Only a number is expected in reply: the number of lines below that include the word "mass".

Dataset entries

- Opening Delimiter -

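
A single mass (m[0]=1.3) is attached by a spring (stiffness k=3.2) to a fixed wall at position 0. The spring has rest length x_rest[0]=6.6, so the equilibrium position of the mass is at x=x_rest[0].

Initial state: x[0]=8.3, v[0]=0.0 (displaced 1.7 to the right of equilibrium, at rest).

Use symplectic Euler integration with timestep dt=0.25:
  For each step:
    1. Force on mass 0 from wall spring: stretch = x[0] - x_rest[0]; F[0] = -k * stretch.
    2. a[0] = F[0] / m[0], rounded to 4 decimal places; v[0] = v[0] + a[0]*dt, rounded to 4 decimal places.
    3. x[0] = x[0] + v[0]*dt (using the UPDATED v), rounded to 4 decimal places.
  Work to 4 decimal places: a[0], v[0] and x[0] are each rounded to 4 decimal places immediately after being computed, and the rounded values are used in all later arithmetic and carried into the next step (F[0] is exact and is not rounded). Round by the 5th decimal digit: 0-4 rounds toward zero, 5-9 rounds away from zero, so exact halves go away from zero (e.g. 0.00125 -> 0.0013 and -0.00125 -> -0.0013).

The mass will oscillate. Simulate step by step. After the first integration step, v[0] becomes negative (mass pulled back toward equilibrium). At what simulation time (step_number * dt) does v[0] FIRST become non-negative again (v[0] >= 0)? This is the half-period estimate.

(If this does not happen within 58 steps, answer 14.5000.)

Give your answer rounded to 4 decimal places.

Step 0: x=[8.3000] v=[0.0000]
Step 1: x=[8.0385] v=[-1.0462]
Step 2: x=[7.5557] v=[-1.9314]
Step 3: x=[6.9258] v=[-2.5195]
Step 4: x=[6.2458] v=[-2.7200]
Step 5: x=[5.6203] v=[-2.5020]
Step 6: x=[5.1455] v=[-1.8991]
Step 7: x=[4.8945] v=[-1.0040]
Step 8: x=[4.9059] v=[0.0456]
First v>=0 after going negative at step 8, time=2.0000

Answer: 2.0000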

- Closing Delimiter -

WRITTEN ANSWER » 3